» **Provided records**:
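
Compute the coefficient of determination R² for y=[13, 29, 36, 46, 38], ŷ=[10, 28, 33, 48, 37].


ȳ = 32.4
SS_res = Σ(y-ŷ)² = 24
SS_tot = Σ(y-ȳ)² = 617.2
R² = 1 - SS_res/SS_tot = 1 - 0.0389 = 0.9611

0.9611


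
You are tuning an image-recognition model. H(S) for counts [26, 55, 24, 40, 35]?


Probabilities: [26/180, 55/180, 24/180, 40/180, 35/180] ≈ [0.1444, 0.3056, 0.1333, 0.2222, 0.1944]
H = -((26/180)·log₂(26/180) + (55/180)·log₂(55/180) + (24/180)·log₂(24/180) + (40/180)·log₂(40/180) + (35/180)·log₂(35/180))
  = 2.255 bits

2.255 bits


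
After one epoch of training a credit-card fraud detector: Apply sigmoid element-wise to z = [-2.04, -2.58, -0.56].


σ(-2.04) = 1/(1+e^2.04) = 0.1151
σ(-2.58) = 1/(1+e^2.58) = 0.0704
σ(-0.56) = 1/(1+e^0.56) = 0.3635
result = [0.1151, 0.0704, 0.3635]

[0.1151, 0.0704, 0.3635]


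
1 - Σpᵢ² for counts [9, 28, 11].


Probabilities: [9/48, 28/48, 11/48] ≈ [0.1875, 0.5833, 0.2292]
Σpᵢ² = (81 + 784 + 121)/48² = 986/2304
Gini = 1 - Σpᵢ² = 1 - 986/2304 = 0.572

0.572


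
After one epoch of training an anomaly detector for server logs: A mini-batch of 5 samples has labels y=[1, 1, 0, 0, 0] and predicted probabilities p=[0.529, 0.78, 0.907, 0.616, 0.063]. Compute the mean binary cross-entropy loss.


L[0] = -ln(0.529) = 0.6368
L[1] = -ln(0.78) = 0.2485
L[2] = -ln(1-0.907) = -ln(0.093) = 2.3752
L[3] = -ln(1-0.616) = -ln(0.384) = 0.9571
L[4] = -ln(1-0.063) = -ln(0.937) = 0.0651
mean = (0.6368 + 0.2485 + 2.3752 + 0.9571 + 0.0651)/5 = 0.8565

0.8565


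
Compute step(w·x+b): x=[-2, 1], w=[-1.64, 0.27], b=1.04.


z = (-2)·(-1.64) + (1)·(0.27) + 1.04
  = 4.59
step(z) = 1 (z≥0)

1


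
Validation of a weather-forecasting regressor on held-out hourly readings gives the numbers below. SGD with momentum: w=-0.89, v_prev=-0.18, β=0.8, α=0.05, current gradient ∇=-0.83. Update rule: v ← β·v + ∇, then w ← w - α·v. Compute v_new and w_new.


v_new = 0.8·-0.18 - 0.83 = -0.144 - 0.83 = -0.974
w_new = -0.89 - 0.05·-0.974 = -0.89 + 0.0487 = -0.8413

v_new=-0.974, w_new=-0.8413


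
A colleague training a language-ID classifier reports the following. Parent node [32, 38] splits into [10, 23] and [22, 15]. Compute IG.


Parent = [32, 38], H_parent = 0.9947
H_left = 0.885 (n=33), H_right = 0.974 (n=37)
H_children = (33/70)·0.885 + (37/70)·0.974 = 0.932
IG = 0.9947 - 0.932 = 0.0627

0.0627


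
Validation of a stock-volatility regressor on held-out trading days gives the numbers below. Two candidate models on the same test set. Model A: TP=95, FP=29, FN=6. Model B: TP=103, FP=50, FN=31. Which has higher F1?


Model A: P=95/124=0.7661, R=95/101=0.9406, F1=2PR/(P+R)=2TP/(2TP+FP+FN)=190/225=0.8444
Model B: P=103/153=0.6732, R=103/134=0.7687, F1=2PR/(P+R)=2TP/(2TP+FP+FN)=206/287=0.7178
0.8444 > 0.7178 → Model A

Model A


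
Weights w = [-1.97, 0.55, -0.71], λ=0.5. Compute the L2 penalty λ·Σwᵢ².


‖w‖₂² = (-1.97)² + (0.55)² + (-0.71)²
     = 3.8809 + 0.3025 + 0.5041
     = 4.6875
λ·‖w‖₂² = 0.5·4.6875 = 2.34375

2.34375


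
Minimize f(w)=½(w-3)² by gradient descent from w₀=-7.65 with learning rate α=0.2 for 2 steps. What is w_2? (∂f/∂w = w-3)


step 1: grad = -7.65-3 = -10.65; w = -7.65 - 0.2·(-10.65) = -5.52
step 2: grad = -5.52-3 = -8.52; w = -5.52 - 0.2·(-8.52) = -3.816

-3.816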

» **Work task**: Each entry, exactly as written, should be set down once more.

» **Result of the exercise**:
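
Compute the coefficient of determination R² for y=[13, 29, 36, 46, 38], ŷ=[10, 28, 33, 48, 37].


ȳ = 32.4
SS_res = Σ(y-ŷ)² = 24
SS_tot = Σ(y-ȳ)² = 617.2
R² = 1 - SS_res/SS_tot = 1 - 0.0389 = 0.9611

0.9611


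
You are tuning an image-recognition model. H(S) for counts [26, 55, 24, 40, 35]?


Probabilities: [26/180, 55/180, 24/180, 40/180, 35/180] ≈ [0.1444, 0.3056, 0.1333, 0.2222, 0.1944]
H = -((26/180)·log₂(26/180) + (55/180)·log₂(55/180) + (24/180)·log₂(24/180) + (40/180)·log₂(40/180) + (35/180)·log₂(35/180))
  = 2.255 bits

2.255 bits


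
After one epoch of training a credit-card fraud detector: Apply sigmoid element-wise to z = [-2.04, -2.58, -0.56].


σ(-2.04) = 1/(1+e^2.04) = 0.1151
σ(-2.58) = 1/(1+e^2.58) = 0.0704
σ(-0.56) = 1/(1+e^0.56) = 0.3635
result = [0.1151, 0.0704, 0.3635]

[0.1151, 0.0704, 0.3635]


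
1 - Σpᵢ² for counts [9, 28, 11].


Probabilities: [9/48, 28/48, 11/48] ≈ [0.1875, 0.5833, 0.2292]
Σpᵢ² = (81 + 784 + 121)/48² = 986/2304
Gini = 1 - Σpᵢ² = 1 - 986/2304 = 0.572

0.572


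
After one epoch of training an anomaly detector for server logs: A mini-batch of 5 samples has labels y=[1, 1, 0, 0, 0] and predicted probabilities p=[0.529, 0.78, 0.907, 0.616, 0.063]. Compute the mean binary cross-entropy loss.


L[0] = -ln(0.529) = 0.6368
L[1] = -ln(0.78) = 0.2485
L[2] = -ln(1-0.907) = -ln(0.093) = 2.3752
L[3] = -ln(1-0.616) = -ln(0.384) = 0.9571
L[4] = -ln(1-0.063) = -ln(0.937) = 0.0651
mean = (0.6368 + 0.2485 + 2.3752 + 0.9571 + 0.0651)/5 = 0.8565

0.8565


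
Compute step(w·x+b): x=[-2, 1], w=[-1.64, 0.27], b=1.04.


z = (-2)·(-1.64) + (1)·(0.27) + 1.04
  = 4.59
step(z) = 1 (z≥0)

1


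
Validation of a weather-forecasting regressor on held-out hourly readings gives the numbers below. SGD with momentum: w=-0.89, v_prev=-0.18, β=0.8, α=0.05, current gradient ∇=-0.83. Update rule: v ← β·v + ∇, then w ← w - α·v. Compute v_new and w_new.


v_new = 0.8·-0.18 - 0.83 = -0.144 - 0.83 = -0.974
w_new = -0.89 - 0.05·-0.974 = -0.89 + 0.0487 = -0.8413

v_new=-0.974, w_new=-0.8413


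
A colleague training a language-ID classifier reports the following. Parent node [32, 38] splits into [10, 23] and [22, 15]. Compute IG.


Parent = [32, 38], H_parent = 0.9947
H_left = 0.885 (n=33), H_right = 0.974 (n=37)
H_children = (33/70)·0.885 + (37/70)·0.974 = 0.932
IG = 0.9947 - 0.932 = 0.0627

0.0627


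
Validation of a stock-volatility regressor on held-out trading days gives the numbers below. Two candidate models on the same test set. Model A: TP=95, FP=29, FN=6. Model B: TP=103, FP=50, FN=31. Which has higher F1?


Model A: P=95/124=0.7661, R=95/101=0.9406, F1=2PR/(P+R)=2TP/(2TP+FP+FN)=190/225=0.8444
Model B: P=103/153=0.6732, R=103/134=0.7687, F1=2PR/(P+R)=2TP/(2TP+FP+FN)=206/287=0.7178
0.8444 > 0.7178 → Model A

Model A


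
Weights w = [-1.97, 0.55, -0.71], λ=0.5. Compute the L2 penalty λ·Σwᵢ².


‖w‖₂² = (-1.97)² + (0.55)² + (-0.71)²
     = 3.8809 + 0.3025 + 0.5041
     = 4.6875
λ·‖w‖₂² = 0.5·4.6875 = 2.34375

2.34375


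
Minimize f(w)=½(w-3)² by gradient descent from w₀=-7.65 with learning rate α=0.2 for 2 steps. What is w_2? (∂f/∂w = w-3)


step 1: grad = -7.65-3 = -10.65; w = -7.65 - 0.2·(-10.65) = -5.52
step 2: grad = -5.52-3 = -8.52; w = -5.52 - 0.2·(-8.52) = -3.816

-3.816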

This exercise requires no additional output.